The problem: Restate word for word the lines that run from the one containing "-9 / (-72)= 1 / 8= 0.12" to the last line of the data, both ends included.

(Data extracted from a collection)
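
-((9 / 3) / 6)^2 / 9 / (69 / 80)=-20 / 621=-0.03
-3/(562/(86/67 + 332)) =-1.78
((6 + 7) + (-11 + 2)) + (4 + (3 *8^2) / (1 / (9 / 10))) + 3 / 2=182.30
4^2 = 16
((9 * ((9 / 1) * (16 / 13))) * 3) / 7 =3888 / 91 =42.73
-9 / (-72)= 1 / 8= 0.12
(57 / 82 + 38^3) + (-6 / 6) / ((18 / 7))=20247881 / 369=54872.31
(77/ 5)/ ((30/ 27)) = 693/ 50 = 13.86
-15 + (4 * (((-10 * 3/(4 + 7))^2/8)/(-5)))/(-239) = -433695/28919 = -15.00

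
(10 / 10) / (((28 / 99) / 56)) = 198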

Result:
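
-9 / (-72)= 1 / 8= 0.12
(57 / 82 + 38^3) + (-6 / 6) / ((18 / 7))=20247881 / 369=54872.31
(77/ 5)/ ((30/ 27)) = 693/ 50 = 13.86
-15 + (4 * (((-10 * 3/(4 + 7))^2/8)/(-5)))/(-239) = -433695/28919 = -15.00

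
(10 / 10) / (((28 / 99) / 56)) = 198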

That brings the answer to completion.